GIVEN ENTRIES section start
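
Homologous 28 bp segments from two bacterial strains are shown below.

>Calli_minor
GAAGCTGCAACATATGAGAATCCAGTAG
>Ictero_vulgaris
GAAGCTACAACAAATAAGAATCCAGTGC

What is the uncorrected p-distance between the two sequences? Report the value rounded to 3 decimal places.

Mismatches occur at site 7 (G/A), site 13 (T/A), site 16 (G/A), site 27 (A/G), site 28 (G/C).
There are 5 differences over 28 sites, so p = 5/28 = 0.179.

0.179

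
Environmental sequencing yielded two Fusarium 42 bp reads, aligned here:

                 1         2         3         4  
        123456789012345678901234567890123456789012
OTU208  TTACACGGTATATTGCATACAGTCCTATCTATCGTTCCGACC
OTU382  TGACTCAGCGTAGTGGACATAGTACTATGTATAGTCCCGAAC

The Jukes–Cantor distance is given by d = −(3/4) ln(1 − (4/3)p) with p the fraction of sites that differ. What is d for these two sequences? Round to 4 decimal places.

0.4408

The sequences differ at positions 2 (T/G), 5 (A/T), 7 (G/A), 9 (T/C), 10 (A/G), 13 (T/G), 16 (C/G), 18 (T/C), 20 (C/T), 24 (C/A), 29 (C/G), 33 (C/A), 36 (T/C), 41 (C/A).
p = 14/42 = 0.333333.
d = −0.75 · ln(1 − (4/3)·0.333333) = −0.75 · ln(0.555556) = −0.75 · (-0.587786) = 0.4408.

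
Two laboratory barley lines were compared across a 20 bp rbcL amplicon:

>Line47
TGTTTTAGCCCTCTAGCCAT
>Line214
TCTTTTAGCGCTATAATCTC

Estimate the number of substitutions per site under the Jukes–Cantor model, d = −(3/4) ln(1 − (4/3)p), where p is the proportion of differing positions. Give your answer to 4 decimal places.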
GIVEN ENTRIES section end
■ YOUR OBJECTIVE
Each record must be repeated exactly as it is.

■ OUTPUT OF THE TASK
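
Homologous 28 bp segments from two bacterial strains are shown below.

>Calli_minor
GAAGCTGCAACATATGAGAATCCAGTAG
>Ictero_vulgaris
GAAGCTACAACAAATAAGAATCCAGTGC

What is the uncorrected p-distance between the two sequences? Report the value rounded to 3 decimal places.

Mismatches occur at site 7 (G/A), site 13 (T/A), site 16 (G/A), site 27 (A/G), site 28 (G/C).
There are 5 differences over 28 sites, so p = 5/28 = 0.179.

0.179

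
Environmental sequencing yielded two Fusarium 42 bp reads, aligned here:

                 1         2         3         4  
        123456789012345678901234567890123456789012
OTU208  TTACACGGTATATTGCATACAGTCCTATCTATCGTTCCGACC
OTU382  TGACTCAGCGTAGTGGACATAGTACTATGTATAGTCCCGAAC

The Jukes–Cantor distance is given by d = −(3/4) ln(1 − (4/3)p) with p the fraction of sites that differ. What is d for these two sequences? Round to 4 decimal places.

0.4408

The sequences differ at positions 2 (T/G), 5 (A/T), 7 (G/A), 9 (T/C), 10 (A/G), 13 (T/G), 16 (C/G), 18 (T/C), 20 (C/T), 24 (C/A), 29 (C/G), 33 (C/A), 36 (T/C), 41 (C/A).
p = 14/42 = 0.333333.
d = −0.75 · ln(1 − (4/3)·0.333333) = −0.75 · ln(0.555556) = −0.75 · (-0.587786) = 0.4408.

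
Two laboratory barley lines were compared across a 20 bp rbcL amplicon:

>Line47
TGTTTTAGCCCTCTAGCCAT
>Line214
TCTTTTAGCGCTATAATCTC

Estimate the number of substitutions per site under the Jukes–Cantor model, d = −(3/4) ln(1 − (4/3)p), where p is the proportion of differing positions. Give your answer to 4 decimal places.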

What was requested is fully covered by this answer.